▸ Record extracts:
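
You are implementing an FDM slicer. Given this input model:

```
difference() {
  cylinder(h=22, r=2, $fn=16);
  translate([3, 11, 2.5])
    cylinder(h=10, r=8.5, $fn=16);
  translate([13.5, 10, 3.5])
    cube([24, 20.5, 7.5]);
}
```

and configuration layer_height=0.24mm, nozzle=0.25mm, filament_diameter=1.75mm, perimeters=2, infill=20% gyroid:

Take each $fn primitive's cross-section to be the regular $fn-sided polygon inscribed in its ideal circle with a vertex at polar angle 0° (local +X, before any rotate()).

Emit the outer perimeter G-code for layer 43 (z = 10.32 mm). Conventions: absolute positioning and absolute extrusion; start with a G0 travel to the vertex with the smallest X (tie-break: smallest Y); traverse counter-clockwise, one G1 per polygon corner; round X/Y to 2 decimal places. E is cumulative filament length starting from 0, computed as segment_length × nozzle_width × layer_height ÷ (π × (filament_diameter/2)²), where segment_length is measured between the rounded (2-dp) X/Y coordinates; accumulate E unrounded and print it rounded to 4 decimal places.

At z = 10.32 mm: the r=2 cylinder contributes a regular 16-gon of circumradius 2; the cylinder at (3, 11): section is a regular 16-gon, circumradius r=8.5; the 24×20.5 cube at (13.5, 10) contributes its full rectangle; After the difference (first − rest): starting from the r=2 cylinder, the r=8.5 cylinder at (3, 11) misses the remaining region (no effect); the 24×20.5 cube at (13.5, 10) misses the remaining region (no effect) — 1 connected region. The outline is a single polygon with 16 vertices. Extrusion per mm of travel: 0.25 × 0.24 / (π × 0.875²) = 0.024945. Accumulating E over each segment gives final E = 0.3115.

G0 X-2.00 Y0.00 Z10.32
G1 X-1.85 Y-0.77 E0.0196
G1 X-1.41 Y-1.41 E0.0389
G1 X-0.77 Y-1.85 E0.0583
G1 X0.00 Y-2.00 E0.0779
G1 X0.77 Y-1.85 E0.0975
G1 X1.41 Y-1.41 E0.1168
G1 X1.85 Y-0.77 E0.1362
G1 X2.00 Y0.00 E0.1558
G1 X1.85 Y0.77 E0.1753
G1 X1.41 Y1.41 E0.1947
G1 X0.77 Y1.85 E0.2141
G1 X0.00 Y2.00 E0.2337
G1 X-0.77 Y1.85 E0.2532
G1 X-1.41 Y1.41 E0.2726
G1 X-1.85 Y0.77 E0.2920
G1 X-2.00 Y0.00 E0.3115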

▸ Exercise prompt:
The lines to copy are those in the listing that contain the word "translate".

▸ Answer below:
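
  translate([3, 11, 2.5])
  translate([13.5, 10, 3.5])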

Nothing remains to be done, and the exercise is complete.